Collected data
┌──

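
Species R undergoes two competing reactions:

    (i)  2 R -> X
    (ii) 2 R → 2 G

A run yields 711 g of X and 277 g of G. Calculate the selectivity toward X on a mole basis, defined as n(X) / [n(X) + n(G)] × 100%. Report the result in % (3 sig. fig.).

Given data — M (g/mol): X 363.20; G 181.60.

n(X) = 711 / 363.20 = 1.958 mol
n(G) = 277 / 181.60 = 1.525 mol
selectivity = 1.958/(1.958+1.525) × 100 = 56.22 %

56.2 %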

└──

Reproduce each entry above without a single difference.

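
Species R undergoes two competing reactions:

    (i)  2 R -> X
    (ii) 2 R → 2 G

A run yields 711 g of X and 277 g of G. Calculate the selectivity toward X on a mole basis, defined as n(X) / [n(X) + n(G)] × 100%. Report the result in % (3 sig. fig.).

Given data — M (g/mol): X 363.20; G 181.60.

n(X) = 711 / 363.20 = 1.958 mol
n(G) = 277 / 181.60 = 1.525 mol
selectivity = 1.958/(1.958+1.525) × 100 = 56.22 %

56.2 %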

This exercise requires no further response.